> _WHAT IS NEEDED_
Retype the entries exactly, keeping every line intact.

(DATA FOR THE TASK)

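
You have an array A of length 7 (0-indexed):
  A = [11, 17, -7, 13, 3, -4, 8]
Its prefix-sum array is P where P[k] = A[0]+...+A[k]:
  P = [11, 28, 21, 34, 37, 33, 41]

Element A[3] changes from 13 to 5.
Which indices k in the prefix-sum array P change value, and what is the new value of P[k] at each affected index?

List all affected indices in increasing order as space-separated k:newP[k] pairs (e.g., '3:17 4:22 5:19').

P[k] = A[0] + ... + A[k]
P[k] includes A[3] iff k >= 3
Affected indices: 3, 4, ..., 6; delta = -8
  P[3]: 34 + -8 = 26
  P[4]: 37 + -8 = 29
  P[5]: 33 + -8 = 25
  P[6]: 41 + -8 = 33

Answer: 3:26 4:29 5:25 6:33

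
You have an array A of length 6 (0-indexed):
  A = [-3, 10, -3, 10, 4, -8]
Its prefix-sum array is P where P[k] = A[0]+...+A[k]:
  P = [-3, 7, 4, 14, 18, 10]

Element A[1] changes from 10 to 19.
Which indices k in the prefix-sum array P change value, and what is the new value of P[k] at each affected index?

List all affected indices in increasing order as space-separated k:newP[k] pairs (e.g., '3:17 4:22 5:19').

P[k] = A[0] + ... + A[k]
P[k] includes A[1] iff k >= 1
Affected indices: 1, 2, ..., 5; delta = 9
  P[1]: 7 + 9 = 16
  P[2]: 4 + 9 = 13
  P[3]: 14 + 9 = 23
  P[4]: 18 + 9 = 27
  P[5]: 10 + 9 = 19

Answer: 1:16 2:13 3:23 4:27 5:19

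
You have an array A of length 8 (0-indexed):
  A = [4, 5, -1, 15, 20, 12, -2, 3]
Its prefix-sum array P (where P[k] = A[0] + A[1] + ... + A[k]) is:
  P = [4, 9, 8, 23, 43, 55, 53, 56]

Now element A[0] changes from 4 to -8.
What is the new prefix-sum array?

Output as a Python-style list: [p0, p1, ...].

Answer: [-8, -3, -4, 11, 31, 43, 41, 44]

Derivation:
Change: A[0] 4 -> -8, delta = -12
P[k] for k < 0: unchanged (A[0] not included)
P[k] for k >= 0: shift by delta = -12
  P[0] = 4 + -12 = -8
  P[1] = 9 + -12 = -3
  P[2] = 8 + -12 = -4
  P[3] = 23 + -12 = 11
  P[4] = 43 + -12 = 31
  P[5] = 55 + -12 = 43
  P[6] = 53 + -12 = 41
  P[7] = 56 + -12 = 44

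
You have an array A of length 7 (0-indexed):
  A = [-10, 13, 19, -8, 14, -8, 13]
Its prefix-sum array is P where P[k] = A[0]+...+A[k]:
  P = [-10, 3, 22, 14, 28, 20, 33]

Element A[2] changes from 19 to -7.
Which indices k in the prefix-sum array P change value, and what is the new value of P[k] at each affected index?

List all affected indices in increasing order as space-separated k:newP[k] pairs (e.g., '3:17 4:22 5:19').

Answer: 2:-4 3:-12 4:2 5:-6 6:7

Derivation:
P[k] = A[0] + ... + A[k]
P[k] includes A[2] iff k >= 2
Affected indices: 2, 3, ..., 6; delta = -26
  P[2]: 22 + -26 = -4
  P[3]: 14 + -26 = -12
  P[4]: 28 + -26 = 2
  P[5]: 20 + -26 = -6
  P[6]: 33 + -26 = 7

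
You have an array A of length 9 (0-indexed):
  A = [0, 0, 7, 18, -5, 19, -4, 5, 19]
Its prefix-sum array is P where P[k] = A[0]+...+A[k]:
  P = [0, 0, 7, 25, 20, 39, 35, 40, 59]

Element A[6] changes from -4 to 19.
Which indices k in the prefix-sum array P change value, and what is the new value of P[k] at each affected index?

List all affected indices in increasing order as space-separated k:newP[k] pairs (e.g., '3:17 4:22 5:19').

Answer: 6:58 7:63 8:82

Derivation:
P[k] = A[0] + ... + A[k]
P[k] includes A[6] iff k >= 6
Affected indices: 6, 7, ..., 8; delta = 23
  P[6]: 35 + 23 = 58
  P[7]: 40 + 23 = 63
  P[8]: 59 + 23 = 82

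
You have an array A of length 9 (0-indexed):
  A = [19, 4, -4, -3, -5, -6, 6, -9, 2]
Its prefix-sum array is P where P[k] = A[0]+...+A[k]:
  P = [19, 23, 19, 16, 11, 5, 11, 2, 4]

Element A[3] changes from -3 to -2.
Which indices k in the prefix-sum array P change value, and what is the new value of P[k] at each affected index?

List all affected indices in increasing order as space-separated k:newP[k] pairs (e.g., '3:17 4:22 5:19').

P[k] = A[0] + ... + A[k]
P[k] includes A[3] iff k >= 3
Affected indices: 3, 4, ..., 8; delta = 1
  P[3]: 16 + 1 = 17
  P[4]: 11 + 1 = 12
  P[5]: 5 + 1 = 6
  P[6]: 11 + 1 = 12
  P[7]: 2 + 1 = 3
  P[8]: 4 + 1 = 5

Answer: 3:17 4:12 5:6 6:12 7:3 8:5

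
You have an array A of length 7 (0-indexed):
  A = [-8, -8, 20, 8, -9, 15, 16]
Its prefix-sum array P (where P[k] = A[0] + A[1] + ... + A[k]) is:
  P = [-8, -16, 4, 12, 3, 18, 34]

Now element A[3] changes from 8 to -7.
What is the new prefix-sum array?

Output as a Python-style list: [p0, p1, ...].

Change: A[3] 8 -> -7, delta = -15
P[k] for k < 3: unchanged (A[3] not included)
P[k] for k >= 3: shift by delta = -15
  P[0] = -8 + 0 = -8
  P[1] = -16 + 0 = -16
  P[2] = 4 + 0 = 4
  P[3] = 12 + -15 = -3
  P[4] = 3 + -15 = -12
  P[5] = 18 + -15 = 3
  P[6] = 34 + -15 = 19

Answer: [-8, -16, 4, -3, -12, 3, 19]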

(End DATA FOR THE TASK)

> _OUTPUT FOR THIS TASK_
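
You have an array A of length 7 (0-indexed):
  A = [11, 17, -7, 13, 3, -4, 8]
Its prefix-sum array is P where P[k] = A[0]+...+A[k]:
  P = [11, 28, 21, 34, 37, 33, 41]

Element A[3] changes from 13 to 5.
Which indices k in the prefix-sum array P change value, and what is the new value of P[k] at each affected index?

List all affected indices in increasing order as space-separated k:newP[k] pairs (e.g., '3:17 4:22 5:19').

P[k] = A[0] + ... + A[k]
P[k] includes A[3] iff k >= 3
Affected indices: 3, 4, ..., 6; delta = -8
  P[3]: 34 + -8 = 26
  P[4]: 37 + -8 = 29
  P[5]: 33 + -8 = 25
  P[6]: 41 + -8 = 33

Answer: 3:26 4:29 5:25 6:33

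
You have an array A of length 6 (0-indexed):
  A = [-3, 10, -3, 10, 4, -8]
Its prefix-sum array is P where P[k] = A[0]+...+A[k]:
  P = [-3, 7, 4, 14, 18, 10]

Element A[1] changes from 10 to 19.
Which indices k in the prefix-sum array P change value, and what is the new value of P[k] at each affected index?

List all affected indices in increasing order as space-separated k:newP[k] pairs (e.g., '3:17 4:22 5:19').

P[k] = A[0] + ... + A[k]
P[k] includes A[1] iff k >= 1
Affected indices: 1, 2, ..., 5; delta = 9
  P[1]: 7 + 9 = 16
  P[2]: 4 + 9 = 13
  P[3]: 14 + 9 = 23
  P[4]: 18 + 9 = 27
  P[5]: 10 + 9 = 19

Answer: 1:16 2:13 3:23 4:27 5:19

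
You have an array A of length 8 (0-indexed):
  A = [4, 5, -1, 15, 20, 12, -2, 3]
Its prefix-sum array P (where P[k] = A[0] + A[1] + ... + A[k]) is:
  P = [4, 9, 8, 23, 43, 55, 53, 56]

Now element A[0] changes from 4 to -8.
What is the new prefix-sum array?

Output as a Python-style list: [p0, p1, ...].

Answer: [-8, -3, -4, 11, 31, 43, 41, 44]

Derivation:
Change: A[0] 4 -> -8, delta = -12
P[k] for k < 0: unchanged (A[0] not included)
P[k] for k >= 0: shift by delta = -12
  P[0] = 4 + -12 = -8
  P[1] = 9 + -12 = -3
  P[2] = 8 + -12 = -4
  P[3] = 23 + -12 = 11
  P[4] = 43 + -12 = 31
  P[5] = 55 + -12 = 43
  P[6] = 53 + -12 = 41
  P[7] = 56 + -12 = 44

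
You have an array A of length 7 (0-indexed):
  A = [-10, 13, 19, -8, 14, -8, 13]
Its prefix-sum array is P where P[k] = A[0]+...+A[k]:
  P = [-10, 3, 22, 14, 28, 20, 33]

Element A[2] changes from 19 to -7.
Which indices k in the prefix-sum array P change value, and what is the new value of P[k] at each affected index?

List all affected indices in increasing order as space-separated k:newP[k] pairs (e.g., '3:17 4:22 5:19').

Answer: 2:-4 3:-12 4:2 5:-6 6:7

Derivation:
P[k] = A[0] + ... + A[k]
P[k] includes A[2] iff k >= 2
Affected indices: 2, 3, ..., 6; delta = -26
  P[2]: 22 + -26 = -4
  P[3]: 14 + -26 = -12
  P[4]: 28 + -26 = 2
  P[5]: 20 + -26 = -6
  P[6]: 33 + -26 = 7

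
You have an array A of length 9 (0-indexed):
  A = [0, 0, 7, 18, -5, 19, -4, 5, 19]
Its prefix-sum array is P where P[k] = A[0]+...+A[k]:
  P = [0, 0, 7, 25, 20, 39, 35, 40, 59]

Element A[6] changes from -4 to 19.
Which indices k in the prefix-sum array P change value, and what is the new value of P[k] at each affected index?

List all affected indices in increasing order as space-separated k:newP[k] pairs (e.g., '3:17 4:22 5:19').

Answer: 6:58 7:63 8:82

Derivation:
P[k] = A[0] + ... + A[k]
P[k] includes A[6] iff k >= 6
Affected indices: 6, 7, ..., 8; delta = 23
  P[6]: 35 + 23 = 58
  P[7]: 40 + 23 = 63
  P[8]: 59 + 23 = 82

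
You have an array A of length 9 (0-indexed):
  A = [19, 4, -4, -3, -5, -6, 6, -9, 2]
Its prefix-sum array is P where P[k] = A[0]+...+A[k]:
  P = [19, 23, 19, 16, 11, 5, 11, 2, 4]

Element A[3] changes from -3 to -2.
Which indices k in the prefix-sum array P change value, and what is the new value of P[k] at each affected index?

List all affected indices in increasing order as space-separated k:newP[k] pairs (e.g., '3:17 4:22 5:19').

P[k] = A[0] + ... + A[k]
P[k] includes A[3] iff k >= 3
Affected indices: 3, 4, ..., 8; delta = 1
  P[3]: 16 + 1 = 17
  P[4]: 11 + 1 = 12
  P[5]: 5 + 1 = 6
  P[6]: 11 + 1 = 12
  P[7]: 2 + 1 = 3
  P[8]: 4 + 1 = 5

Answer: 3:17 4:12 5:6 6:12 7:3 8:5

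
You have an array A of length 7 (0-indexed):
  A = [-8, -8, 20, 8, -9, 15, 16]
Its prefix-sum array P (where P[k] = A[0] + A[1] + ... + A[k]) is:
  P = [-8, -16, 4, 12, 3, 18, 34]

Now element A[3] changes from 8 to -7.
What is the new prefix-sum array?

Output as a Python-style list: [p0, p1, ...].

Change: A[3] 8 -> -7, delta = -15
P[k] for k < 3: unchanged (A[3] not included)
P[k] for k >= 3: shift by delta = -15
  P[0] = -8 + 0 = -8
  P[1] = -16 + 0 = -16
  P[2] = 4 + 0 = 4
  P[3] = 12 + -15 = -3
  P[4] = 3 + -15 = -12
  P[5] = 18 + -15 = 3
  P[6] = 34 + -15 = 19

Answer: [-8, -16, 4, -3, -12, 3, 19]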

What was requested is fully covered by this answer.